PROMPT: Your answer is the lines below, exactly, from the one that contains "The tax code of Kingdom" through the one that contains "With adjusted gross income of $44,400, how", both included.
------ RECORDS SHOWN
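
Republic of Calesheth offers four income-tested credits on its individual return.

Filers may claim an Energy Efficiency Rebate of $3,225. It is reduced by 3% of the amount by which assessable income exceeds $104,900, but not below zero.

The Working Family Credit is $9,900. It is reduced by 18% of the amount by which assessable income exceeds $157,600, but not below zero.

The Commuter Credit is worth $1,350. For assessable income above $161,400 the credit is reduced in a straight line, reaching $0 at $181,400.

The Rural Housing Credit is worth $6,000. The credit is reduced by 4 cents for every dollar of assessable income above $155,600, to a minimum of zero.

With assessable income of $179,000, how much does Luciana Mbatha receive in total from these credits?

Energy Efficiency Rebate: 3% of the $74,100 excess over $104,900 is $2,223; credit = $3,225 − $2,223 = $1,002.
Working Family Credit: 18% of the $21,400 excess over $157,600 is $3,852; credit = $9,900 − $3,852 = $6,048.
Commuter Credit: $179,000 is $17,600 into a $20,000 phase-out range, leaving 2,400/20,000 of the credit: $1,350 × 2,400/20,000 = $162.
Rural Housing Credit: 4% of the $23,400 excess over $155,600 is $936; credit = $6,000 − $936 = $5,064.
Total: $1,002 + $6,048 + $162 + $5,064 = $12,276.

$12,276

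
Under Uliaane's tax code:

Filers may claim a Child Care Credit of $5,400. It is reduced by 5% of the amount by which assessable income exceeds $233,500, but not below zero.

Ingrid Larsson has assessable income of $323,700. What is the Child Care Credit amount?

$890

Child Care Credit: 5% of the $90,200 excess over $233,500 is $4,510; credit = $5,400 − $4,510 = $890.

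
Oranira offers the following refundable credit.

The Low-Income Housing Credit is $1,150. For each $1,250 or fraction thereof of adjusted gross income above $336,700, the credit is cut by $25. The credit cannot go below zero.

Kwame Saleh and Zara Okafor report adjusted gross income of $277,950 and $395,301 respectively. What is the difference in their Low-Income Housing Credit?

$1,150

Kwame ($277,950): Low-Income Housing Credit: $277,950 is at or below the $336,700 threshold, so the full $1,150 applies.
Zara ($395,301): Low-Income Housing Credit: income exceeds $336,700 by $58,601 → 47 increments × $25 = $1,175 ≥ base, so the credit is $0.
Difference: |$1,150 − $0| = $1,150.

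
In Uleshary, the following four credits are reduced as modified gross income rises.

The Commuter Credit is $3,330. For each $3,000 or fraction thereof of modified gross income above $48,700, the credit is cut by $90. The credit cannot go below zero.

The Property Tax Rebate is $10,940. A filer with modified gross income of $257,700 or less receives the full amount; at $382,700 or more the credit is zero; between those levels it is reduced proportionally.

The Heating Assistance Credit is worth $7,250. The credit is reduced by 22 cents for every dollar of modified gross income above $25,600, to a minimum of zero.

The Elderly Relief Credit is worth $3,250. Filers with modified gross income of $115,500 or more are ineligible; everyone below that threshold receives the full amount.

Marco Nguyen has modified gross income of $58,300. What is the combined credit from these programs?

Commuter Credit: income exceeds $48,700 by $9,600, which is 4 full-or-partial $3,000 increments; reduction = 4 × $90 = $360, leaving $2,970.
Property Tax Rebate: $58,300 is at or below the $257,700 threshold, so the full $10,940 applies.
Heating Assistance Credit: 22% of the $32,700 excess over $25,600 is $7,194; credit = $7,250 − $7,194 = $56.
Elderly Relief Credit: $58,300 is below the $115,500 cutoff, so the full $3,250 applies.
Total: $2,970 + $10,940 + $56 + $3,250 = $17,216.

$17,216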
------------
------ RECORDS SHOWN
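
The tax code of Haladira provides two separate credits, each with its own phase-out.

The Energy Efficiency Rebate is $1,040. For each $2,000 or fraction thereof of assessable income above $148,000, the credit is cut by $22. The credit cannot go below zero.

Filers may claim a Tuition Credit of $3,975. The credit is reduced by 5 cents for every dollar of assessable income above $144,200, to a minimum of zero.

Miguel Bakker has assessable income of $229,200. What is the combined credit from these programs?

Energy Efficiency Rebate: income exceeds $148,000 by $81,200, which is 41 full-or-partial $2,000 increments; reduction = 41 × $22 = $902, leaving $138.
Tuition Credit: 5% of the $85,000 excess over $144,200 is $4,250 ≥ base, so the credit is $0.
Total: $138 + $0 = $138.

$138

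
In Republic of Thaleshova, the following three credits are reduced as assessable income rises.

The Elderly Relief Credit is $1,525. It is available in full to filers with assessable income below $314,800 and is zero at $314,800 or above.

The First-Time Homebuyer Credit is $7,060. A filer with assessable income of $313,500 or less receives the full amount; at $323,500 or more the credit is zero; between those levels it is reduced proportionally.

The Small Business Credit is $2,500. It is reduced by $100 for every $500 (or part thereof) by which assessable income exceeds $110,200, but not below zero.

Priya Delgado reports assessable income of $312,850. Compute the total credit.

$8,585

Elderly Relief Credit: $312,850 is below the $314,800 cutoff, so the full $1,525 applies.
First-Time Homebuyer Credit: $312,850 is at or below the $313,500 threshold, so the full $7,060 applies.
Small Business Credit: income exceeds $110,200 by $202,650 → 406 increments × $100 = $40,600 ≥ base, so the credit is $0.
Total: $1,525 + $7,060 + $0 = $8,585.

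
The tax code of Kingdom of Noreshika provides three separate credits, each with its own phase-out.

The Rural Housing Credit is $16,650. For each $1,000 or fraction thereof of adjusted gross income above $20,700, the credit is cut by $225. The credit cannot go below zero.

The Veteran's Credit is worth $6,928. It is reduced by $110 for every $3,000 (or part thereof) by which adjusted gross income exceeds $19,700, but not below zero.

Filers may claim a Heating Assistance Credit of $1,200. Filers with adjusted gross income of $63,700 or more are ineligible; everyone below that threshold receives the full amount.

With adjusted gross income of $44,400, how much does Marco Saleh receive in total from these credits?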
------------
EXPECTED ANSWER:
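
The tax code of Kingdom of Noreshika provides three separate credits, each with its own phase-out.

The Rural Housing Credit is $16,650. For each $1,000 or fraction thereof of adjusted gross income above $20,700, the credit is cut by $225. The credit cannot go below zero.

The Veteran's Credit is worth $6,928. It is reduced by $110 for every $3,000 (or part thereof) by which adjusted gross income exceeds $19,700, but not below zero.

Filers may claim a Heating Assistance Credit of $1,200. Filers with adjusted gross income of $63,700 or more are ineligible; everyone below that threshold receives the full amount.

With adjusted gross income of $44,400, how much does Marco Saleh receive in total from these credits?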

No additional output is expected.